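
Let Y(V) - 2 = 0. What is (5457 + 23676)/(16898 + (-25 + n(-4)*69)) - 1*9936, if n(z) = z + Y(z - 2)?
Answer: -166249827/16735 ≈ -9934.3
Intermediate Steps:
Y(V) = 2 (Y(V) = 2 + 0 = 2)
n(z) = 2 + z (n(z) = z + 2 = 2 + z)
(5457 + 23676)/(16898 + (-25 + n(-4)*69)) - 1*9936 = (5457 + 23676)/(16898 + (-25 + (2 - 4)*69)) - 1*9936 = 29133/(16898 + (-25 - 2*69)) - 9936 = 29133/(16898 + (-25 - 138)) - 9936 = 29133/(16898 - 163) - 9936 = 29133/16735 - 9936 = -166249827/16735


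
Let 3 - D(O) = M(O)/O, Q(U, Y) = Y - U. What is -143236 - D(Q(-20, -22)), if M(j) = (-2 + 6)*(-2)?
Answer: -143235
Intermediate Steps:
M(j) = -8 (M(j) = 4*(-2) = -8)
D(O) = 3 + 8/O (D(O) = 3 - (-8)/O = 3 + 8/O)
-143236 - D(Q(-20, -22)) = -143236 - (3 + 8/(-22 - 1*(-20))) = -143236 - (3 + 8/(-22 + 20)) = -143236 - (3 + 8/(-2)) = -143236 - (3 + 8*(-1/2)) = -143236 - (3 - 4) = -143236 - 1*(-1) = -143236 + 1 = -143235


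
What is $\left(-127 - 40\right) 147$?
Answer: $-24549$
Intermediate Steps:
$\left(-127 - 40\right) 147 = \left(-167\right) 147 = -24549$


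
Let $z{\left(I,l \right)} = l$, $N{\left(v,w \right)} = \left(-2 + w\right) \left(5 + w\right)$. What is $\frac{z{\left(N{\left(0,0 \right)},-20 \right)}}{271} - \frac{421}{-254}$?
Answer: $\frac{109011}{68834} \approx 1.5837$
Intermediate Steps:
$\frac{z{\left(N{\left(0,0 \right)},-20 \right)}}{271} - \frac{421}{-254} = - \frac{20}{271} - \frac{421}{-254} = \left(-20\right) \frac{1}{271} - - \frac{421}{254} = - \frac{20}{271} + \frac{421}{254} = \frac{109011}{68834}$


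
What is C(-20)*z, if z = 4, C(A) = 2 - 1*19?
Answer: -68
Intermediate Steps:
C(A) = -17 (C(A) = 2 - 19 = -17)
C(-20)*z = -17*4 = -68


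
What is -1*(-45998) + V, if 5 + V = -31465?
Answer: 14528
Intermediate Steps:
V = -31470 (V = -5 - 31465 = -31470)
-1*(-45998) + V = -1*(-45998) - 31470 = 45998 - 31470 = 14528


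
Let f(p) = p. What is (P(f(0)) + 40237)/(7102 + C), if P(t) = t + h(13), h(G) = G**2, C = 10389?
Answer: 40406/17491 ≈ 2.3101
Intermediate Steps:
P(t) = 169 + t (P(t) = t + 13**2 = t + 169 = 169 + t)
(P(f(0)) + 40237)/(7102 + C) = ((169 + 0) + 40237)/(7102 + 10389) = (169 + 40237)/17491 = 40406*(1/17491) = 40406/17491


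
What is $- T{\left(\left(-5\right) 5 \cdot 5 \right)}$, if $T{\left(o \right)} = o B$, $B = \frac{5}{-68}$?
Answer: $- \frac{625}{68} \approx -9.1912$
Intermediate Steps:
$B = - \frac{5}{68}$ ($B = 5 \left(- \frac{1}{68}\right) = - \frac{5}{68} \approx -0.073529$)
$T{\left(o \right)} = - \frac{5 o}{68}$ ($T{\left(o \right)} = o \left(- \frac{5}{68}\right) = - \frac{5 o}{68}$)
$- T{\left(\left(-5\right) 5 \cdot 5 \right)} = - \frac{\left(-5\right) \left(-5\right) 5 \cdot 5}{68} = - \frac{\left(-5\right) \left(\left(-25\right) 5\right)}{68} = - \frac{\left(-5\right) \left(-125\right)}{68} = \left(-1\right) \frac{625}{68} = - \frac{625}{68}$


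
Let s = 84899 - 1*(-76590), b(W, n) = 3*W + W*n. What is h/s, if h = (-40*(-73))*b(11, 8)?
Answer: 353320/161489 ≈ 2.1879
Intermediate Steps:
s = 161489 (s = 84899 + 76590 = 161489)
h = 353320 (h = (-40*(-73))*(11*(3 + 8)) = 2920*(11*11) = 2920*121 = 353320)
h/s = 353320/161489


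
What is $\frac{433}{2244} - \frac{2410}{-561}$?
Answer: $\frac{10073}{2244} \approx 4.4889$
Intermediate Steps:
$\frac{433}{2244} - \frac{2410}{-561} = 433 \cdot \frac{1}{2244} - - \frac{2410}{561} = \frac{433}{2244} + \frac{2410}{561} = \frac{10073}{2244}$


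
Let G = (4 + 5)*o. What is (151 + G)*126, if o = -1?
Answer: 17892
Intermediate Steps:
G = -9 (G = (4 + 5)*(-1) = 9*(-1) = -9)
(151 + G)*126 = (151 - 9)*126 = 142*126 = 17892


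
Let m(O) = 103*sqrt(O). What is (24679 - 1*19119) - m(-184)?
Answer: 5560 - 206*I*sqrt(46) ≈ 5560.0 - 1397.2*I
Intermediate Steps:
(24679 - 1*19119) - m(-184) = (24679 - 1*19119) - 103*sqrt(-184) = (24679 - 19119) - 103*2*I*sqrt(46) = 5560 - 206*I*sqrt(46)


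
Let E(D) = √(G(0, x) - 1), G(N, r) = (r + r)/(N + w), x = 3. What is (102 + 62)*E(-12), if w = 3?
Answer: 164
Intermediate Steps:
G(N, r) = 2*r/(3 + N) (G(N, r) = (r + r)/(N + 3) = (2*r)/(3 + N) = 2*r/(3 + N))
E(D) = 1 (E(D) = √(2*3/(3 + 0) - 1) = √(2*3/3 - 1) = √(2*3*(⅓) - 1) = √(2 - 1) = √1 = 1)
(102 + 62)*E(-12) = (102 + 62)*1 = 164*1 = 164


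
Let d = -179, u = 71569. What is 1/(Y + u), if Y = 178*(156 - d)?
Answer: 1/131199 ≈ 7.6220e-6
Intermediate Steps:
Y = 59630 (Y = 178*(156 - 1*(-179)) = 178*(156 + 179) = 178*335 = 59630)
1/(Y + u) = 1/(59630 + 71569) = 1/131199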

============

Make a verbatim copy of every entry shown above.

● **Task answer**
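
Let Y(V) - 2 = 0. What is (5457 + 23676)/(16898 + (-25 + n(-4)*69)) - 1*9936, if n(z) = z + Y(z - 2)?
Answer: -166249827/16735 ≈ -9934.3
Intermediate Steps:
Y(V) = 2 (Y(V) = 2 + 0 = 2)
n(z) = 2 + z (n(z) = z + 2 = 2 + z)
(5457 + 23676)/(16898 + (-25 + n(-4)*69)) - 1*9936 = (5457 + 23676)/(16898 + (-25 + (2 - 4)*69)) - 1*9936 = 29133/(16898 + (-25 - 2*69)) - 9936 = 29133/(16898 + (-25 - 138)) - 9936 = 29133/(16898 - 163) - 9936 = 29133/16735 - 9936 = -166249827/16735


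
Let 3 - D(O) = M(O)/O, Q(U, Y) = Y - U. What is -143236 - D(Q(-20, -22)), if M(j) = (-2 + 6)*(-2)?
Answer: -143235
Intermediate Steps:
M(j) = -8 (M(j) = 4*(-2) = -8)
D(O) = 3 + 8/O (D(O) = 3 - (-8)/O = 3 + 8/O)
-143236 - D(Q(-20, -22)) = -143236 - (3 + 8/(-22 - 1*(-20))) = -143236 - (3 + 8/(-22 + 20)) = -143236 - (3 + 8/(-2)) = -143236 - (3 + 8*(-1/2)) = -143236 - (3 - 4) = -143236 - 1*(-1) = -143236 + 1 = -143235


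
What is $\left(-127 - 40\right) 147$?
Answer: $-24549$
Intermediate Steps:
$\left(-127 - 40\right) 147 = \left(-167\right) 147 = -24549$


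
Let $z{\left(I,l \right)} = l$, $N{\left(v,w \right)} = \left(-2 + w\right) \left(5 + w\right)$. What is $\frac{z{\left(N{\left(0,0 \right)},-20 \right)}}{271} - \frac{421}{-254}$?
Answer: $\frac{109011}{68834} \approx 1.5837$
Intermediate Steps:
$\frac{z{\left(N{\left(0,0 \right)},-20 \right)}}{271} - \frac{421}{-254} = - \frac{20}{271} - \frac{421}{-254} = \left(-20\right) \frac{1}{271} - - \frac{421}{254} = - \frac{20}{271} + \frac{421}{254} = \frac{109011}{68834}$


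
What is C(-20)*z, if z = 4, C(A) = 2 - 1*19?
Answer: -68
Intermediate Steps:
C(A) = -17 (C(A) = 2 - 19 = -17)
C(-20)*z = -17*4 = -68


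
What is -1*(-45998) + V, if 5 + V = -31465?
Answer: 14528
Intermediate Steps:
V = -31470 (V = -5 - 31465 = -31470)
-1*(-45998) + V = -1*(-45998) - 31470 = 45998 - 31470 = 14528


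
Let f(p) = p. What is (P(f(0)) + 40237)/(7102 + C), if P(t) = t + h(13), h(G) = G**2, C = 10389?
Answer: 40406/17491 ≈ 2.3101
Intermediate Steps:
P(t) = 169 + t (P(t) = t + 13**2 = t + 169 = 169 + t)
(P(f(0)) + 40237)/(7102 + C) = ((169 + 0) + 40237)/(7102 + 10389) = (169 + 40237)/17491 = 40406*(1/17491) = 40406/17491


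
What is $- T{\left(\left(-5\right) 5 \cdot 5 \right)}$, if $T{\left(o \right)} = o B$, $B = \frac{5}{-68}$?
Answer: $- \frac{625}{68} \approx -9.1912$
Intermediate Steps:
$B = - \frac{5}{68}$ ($B = 5 \left(- \frac{1}{68}\right) = - \frac{5}{68} \approx -0.073529$)
$T{\left(o \right)} = - \frac{5 o}{68}$ ($T{\left(o \right)} = o \left(- \frac{5}{68}\right) = - \frac{5 o}{68}$)
$- T{\left(\left(-5\right) 5 \cdot 5 \right)} = - \frac{\left(-5\right) \left(-5\right) 5 \cdot 5}{68} = - \frac{\left(-5\right) \left(\left(-25\right) 5\right)}{68} = - \frac{\left(-5\right) \left(-125\right)}{68} = \left(-1\right) \frac{625}{68} = - \frac{625}{68}$


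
Let s = 84899 - 1*(-76590), b(W, n) = 3*W + W*n. What is h/s, if h = (-40*(-73))*b(11, 8)?
Answer: 353320/161489 ≈ 2.1879
Intermediate Steps:
s = 161489 (s = 84899 + 76590 = 161489)
h = 353320 (h = (-40*(-73))*(11*(3 + 8)) = 2920*(11*11) = 2920*121 = 353320)
h/s = 353320/161489


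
What is $\frac{433}{2244} - \frac{2410}{-561}$?
Answer: $\frac{10073}{2244} \approx 4.4889$
Intermediate Steps:
$\frac{433}{2244} - \frac{2410}{-561} = 433 \cdot \frac{1}{2244} - - \frac{2410}{561} = \frac{433}{2244} + \frac{2410}{561} = \frac{10073}{2244}$


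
Let G = (4 + 5)*o. What is (151 + G)*126, if o = -1?
Answer: 17892
Intermediate Steps:
G = -9 (G = (4 + 5)*(-1) = 9*(-1) = -9)
(151 + G)*126 = (151 - 9)*126 = 142*126 = 17892


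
Let m(O) = 103*sqrt(O). What is (24679 - 1*19119) - m(-184)?
Answer: 5560 - 206*I*sqrt(46) ≈ 5560.0 - 1397.2*I
Intermediate Steps:
(24679 - 1*19119) - m(-184) = (24679 - 1*19119) - 103*sqrt(-184) = (24679 - 19119) - 103*2*I*sqrt(46) = 5560 - 206*I*sqrt(46)


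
Let E(D) = √(G(0, x) - 1), G(N, r) = (r + r)/(N + w), x = 3. What is (102 + 62)*E(-12), if w = 3?
Answer: 164
Intermediate Steps:
G(N, r) = 2*r/(3 + N) (G(N, r) = (r + r)/(N + 3) = (2*r)/(3 + N) = 2*r/(3 + N))
E(D) = 1 (E(D) = √(2*3/(3 + 0) - 1) = √(2*3/3 - 1) = √(2*3*(⅓) - 1) = √(2 - 1) = √1 = 1)
(102 + 62)*E(-12) = (102 + 62)*1 = 164*1 = 164


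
Let d = -179, u = 71569. What is 1/(Y + u), if Y = 178*(156 - d)?
Answer: 1/131199 ≈ 7.6220e-6
Intermediate Steps:
Y = 59630 (Y = 178*(156 - 1*(-179)) = 178*(156 + 179) = 178*335 = 59630)
1/(Y + u) = 1/(59630 + 71569) = 1/131199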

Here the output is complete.